### Provided material
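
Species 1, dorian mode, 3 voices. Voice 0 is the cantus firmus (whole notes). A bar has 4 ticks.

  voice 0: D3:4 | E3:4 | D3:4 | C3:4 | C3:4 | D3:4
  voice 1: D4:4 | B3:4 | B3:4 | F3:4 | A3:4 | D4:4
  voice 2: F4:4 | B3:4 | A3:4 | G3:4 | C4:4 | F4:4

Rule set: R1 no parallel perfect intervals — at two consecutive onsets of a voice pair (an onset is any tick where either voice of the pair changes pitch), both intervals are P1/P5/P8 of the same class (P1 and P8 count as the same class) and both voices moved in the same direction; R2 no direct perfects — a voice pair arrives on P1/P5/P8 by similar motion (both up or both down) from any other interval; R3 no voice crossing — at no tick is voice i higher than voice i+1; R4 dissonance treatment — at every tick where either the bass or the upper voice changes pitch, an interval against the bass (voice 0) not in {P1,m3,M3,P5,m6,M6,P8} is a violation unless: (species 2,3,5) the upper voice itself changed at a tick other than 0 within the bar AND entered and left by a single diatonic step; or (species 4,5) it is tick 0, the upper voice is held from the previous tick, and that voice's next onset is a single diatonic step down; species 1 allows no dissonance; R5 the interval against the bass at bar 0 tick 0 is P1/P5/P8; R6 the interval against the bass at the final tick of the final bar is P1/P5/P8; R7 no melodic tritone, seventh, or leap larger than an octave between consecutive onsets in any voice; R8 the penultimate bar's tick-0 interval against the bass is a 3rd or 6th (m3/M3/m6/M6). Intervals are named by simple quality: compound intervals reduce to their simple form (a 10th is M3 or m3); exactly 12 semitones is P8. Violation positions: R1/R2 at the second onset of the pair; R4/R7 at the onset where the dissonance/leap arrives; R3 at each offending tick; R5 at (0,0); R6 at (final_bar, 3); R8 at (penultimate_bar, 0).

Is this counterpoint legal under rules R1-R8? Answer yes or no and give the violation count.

No (14 violations)

bar 0: v0=D3 v1=D4 v2=F4 (m3)
bar 1: v0=E3 v1=B3 v2=B3 (P5)
bar 2: v0=D3 v1=B3 v2=A3 (P5)
bar 3: v0=C3 v1=F3 v2=G3 (P5)
bar 4: v0=C3 v1=A3 v2=C4 (P8)
bar 5: v0=D3 v1=D4 v2=F4 (m3)
  R5 @ bar0.0: opens on m3
  R2 @ bar1.0: D4/F4 m3 -> B3/B3 P1 similar
  R7 @ bar1.0: F4->B3 leap 6st
  R1 @ bar2.0: E3/B3 P5 -> D3/A3 P5 similar
  R3 @ bar2.0: B3 above A3
  R3 @ bar2.1: B3 above A3
  R3 @ bar2.2: B3 above A3
  R3 @ bar2.3: B3 above A3
  R1 @ bar3.0: D3/A3 P5 -> C3/G3 P5 similar
  R4 @ bar3.0: C3/F3 P4 untreated
  R7 @ bar3.0: B3->F3 leap 6st
  R8 @ bar4.0: penult P8 not 3rd/6th
  R2 @ bar5.0: C3/A3 M6 -> D3/D4 P8 similar
  R6 @ bar5.3: closes on m3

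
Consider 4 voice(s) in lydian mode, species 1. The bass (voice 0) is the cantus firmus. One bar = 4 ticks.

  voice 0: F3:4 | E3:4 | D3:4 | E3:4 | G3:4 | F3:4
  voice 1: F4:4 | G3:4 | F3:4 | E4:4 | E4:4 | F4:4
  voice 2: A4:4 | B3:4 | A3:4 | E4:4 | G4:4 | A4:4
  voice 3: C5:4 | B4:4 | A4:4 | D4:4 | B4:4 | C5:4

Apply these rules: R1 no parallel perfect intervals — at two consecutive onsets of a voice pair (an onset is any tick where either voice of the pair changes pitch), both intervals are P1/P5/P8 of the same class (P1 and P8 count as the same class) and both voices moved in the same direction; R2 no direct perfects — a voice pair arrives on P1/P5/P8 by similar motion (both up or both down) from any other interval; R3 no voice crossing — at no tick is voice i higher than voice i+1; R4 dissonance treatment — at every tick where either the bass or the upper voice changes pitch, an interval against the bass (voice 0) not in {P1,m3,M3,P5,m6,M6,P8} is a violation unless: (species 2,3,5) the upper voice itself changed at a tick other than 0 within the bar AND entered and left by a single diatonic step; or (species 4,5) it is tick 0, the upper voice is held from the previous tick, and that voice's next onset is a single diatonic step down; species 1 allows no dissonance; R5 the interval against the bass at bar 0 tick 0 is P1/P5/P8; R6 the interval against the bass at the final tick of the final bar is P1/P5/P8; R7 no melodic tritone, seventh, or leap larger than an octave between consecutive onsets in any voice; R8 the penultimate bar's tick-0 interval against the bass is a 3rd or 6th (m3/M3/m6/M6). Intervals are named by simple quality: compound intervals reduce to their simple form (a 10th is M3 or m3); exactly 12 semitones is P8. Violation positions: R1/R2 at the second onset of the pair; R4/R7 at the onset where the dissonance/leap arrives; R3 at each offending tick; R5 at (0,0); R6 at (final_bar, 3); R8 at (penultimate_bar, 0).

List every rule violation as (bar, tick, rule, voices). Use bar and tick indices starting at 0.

(0, 0, R5, (0, 2))
(1, 0, R1, (0, 3))
(1, 0, R2, (0, 2))
(1, 0, R2, (2, 3))
(1, 0, R7, (1,))
(1, 0, R7, (2,))
(2, 0, R1, (0, 2))
(2, 0, R1, (0, 3))
(2, 0, R1, (2, 3))
(3, 0, R2, (0, 1))
(3, 0, R2, (0, 2))
(3, 0, R2, (1, 2))
(3, 0, R3, (2, 3))
(3, 0, R4, (0, 3))
(3, 0, R7, (1,))
(3, 1, R3, (2, 3))
(3, 2, R3, (2, 3))
(3, 3, R3, (2, 3))
(4, 0, R1, (0, 2))
(4, 0, R8, (0, 2))
(5, 0, R1, (1, 3))
(5, 3, R6, (0, 2))

bar 0: v0=F3 v1=F4 v2=A4 v3=C5 downbeat P5
bar 1: v0=E3 v1=G3 v2=B3 v3=B4 downbeat P5
bar 2: v0=D3 v1=F3 v2=A3 v3=A4 downbeat P5
bar 3: v0=E3 v1=E4 v2=E4 v3=D4 downbeat m7
bar 4: v0=G3 v1=E4 v2=G4 v3=B4 downbeat M3
bar 5: v0=F3 v1=F4 v2=A4 v3=C5 downbeat P5
  -> R5 @ bar 0 tick 0 v(0, 2): opens on M3
  -> R1 @ bar 1 tick 0 v(0, 3): F3/C5 P5 -> E3/B4 P5 similar
  -> R2 @ bar 1 tick 0 v(0, 2): F3/A4 M3 -> E3/B3 P5 similar
  -> R2 @ bar 1 tick 0 v(2, 3): A4/C5 m3 -> B3/B4 P8 similar
  -> R7 @ bar 1 tick 0 v(1,): F4->G3 leap 10st
  -> R7 @ bar 1 tick 0 v(2,): A4->B3 leap 10st
  -> R1 @ bar 2 tick 0 v(0, 2): E3/B3 P5 -> D3/A3 P5 similar
  -> R1 @ bar 2 tick 0 v(0, 3): E3/B4 P5 -> D3/A4 P5 similar
  -> R1 @ bar 2 tick 0 v(2, 3): B3/B4 P8 -> A3/A4 P8 similar
  -> R2 @ bar 3 tick 0 v(0, 1): D3/F3 m3 -> E3/E4 P8 similar
  -> R2 @ bar 3 tick 0 v(0, 2): D3/A3 P5 -> E3/E4 P8 similar
  -> R2 @ bar 3 tick 0 v(1, 2): F3/A3 M3 -> E4/E4 P1 similar
  -> R3 @ bar 3 tick 0 v(2, 3): E4 above D4
  -> R4 @ bar 3 tick 0 v(0, 3): E3/D4 m7 untreated
  -> R7 @ bar 3 tick 0 v(1,): F3->E4 leap 11st
  -> R3 @ bar 3 tick 1 v(2, 3): E4 above D4
  -> R3 @ bar 3 tick 2 v(2, 3): E4 above D4
  -> R3 @ bar 3 tick 3 v(2, 3): E4 above D4
  -> R1 @ bar 4 tick 0 v(0, 2): E3/E4 P8 -> G3/G4 P8 similar
  -> R8 @ bar 4 tick 0 v(0, 2): penult P8 not 3rd/6th
  -> R1 @ bar 5 tick 0 v(1, 3): E4/B4 P5 -> F4/C5 P5 similar
  -> R6 @ bar 5 tick 3 v(0, 2): closes on M3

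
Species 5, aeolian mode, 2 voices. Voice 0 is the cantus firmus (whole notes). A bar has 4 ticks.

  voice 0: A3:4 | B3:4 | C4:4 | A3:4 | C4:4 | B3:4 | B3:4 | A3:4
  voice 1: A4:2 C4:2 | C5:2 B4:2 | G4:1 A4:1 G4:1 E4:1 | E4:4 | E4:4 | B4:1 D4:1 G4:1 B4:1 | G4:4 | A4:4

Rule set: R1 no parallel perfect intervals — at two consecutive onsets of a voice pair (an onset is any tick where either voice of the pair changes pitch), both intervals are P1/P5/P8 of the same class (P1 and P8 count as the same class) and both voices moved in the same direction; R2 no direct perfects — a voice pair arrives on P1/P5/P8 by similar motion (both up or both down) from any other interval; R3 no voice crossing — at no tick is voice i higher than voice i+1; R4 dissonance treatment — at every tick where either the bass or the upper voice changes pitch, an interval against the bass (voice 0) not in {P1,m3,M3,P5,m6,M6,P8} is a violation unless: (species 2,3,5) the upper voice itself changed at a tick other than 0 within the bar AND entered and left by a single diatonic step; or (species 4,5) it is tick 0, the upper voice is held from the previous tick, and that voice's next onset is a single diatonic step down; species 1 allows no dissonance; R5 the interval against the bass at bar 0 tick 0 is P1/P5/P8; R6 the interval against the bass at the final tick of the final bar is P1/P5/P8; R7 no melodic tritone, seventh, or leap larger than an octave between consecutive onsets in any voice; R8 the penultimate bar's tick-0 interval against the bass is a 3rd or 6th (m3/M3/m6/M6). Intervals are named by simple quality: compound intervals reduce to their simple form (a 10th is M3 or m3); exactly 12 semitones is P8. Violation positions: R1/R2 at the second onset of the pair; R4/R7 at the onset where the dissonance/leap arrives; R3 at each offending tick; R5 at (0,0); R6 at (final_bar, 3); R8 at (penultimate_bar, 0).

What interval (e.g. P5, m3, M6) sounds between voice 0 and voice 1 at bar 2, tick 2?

voice 0=C4 voice 1=G4 -> P5

P5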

### Exercise prompt
Your answer should consist solely of the lines above from the line with "Consider 4 voice(s)" to the line with "voice 3: C5:4", both included, reproduced exactly.

### Task response
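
Consider 4 voice(s) in lydian mode, species 1. The bass (voice 0) is the cantus firmus. One bar = 4 ticks.

  voice 0: F3:4 | E3:4 | D3:4 | E3:4 | G3:4 | F3:4
  voice 1: F4:4 | G3:4 | F3:4 | E4:4 | E4:4 | F4:4
  voice 2: A4:4 | B3:4 | A3:4 | E4:4 | G4:4 | A4:4
  voice 3: C5:4 | B4:4 | A4:4 | D4:4 | B4:4 | C5:4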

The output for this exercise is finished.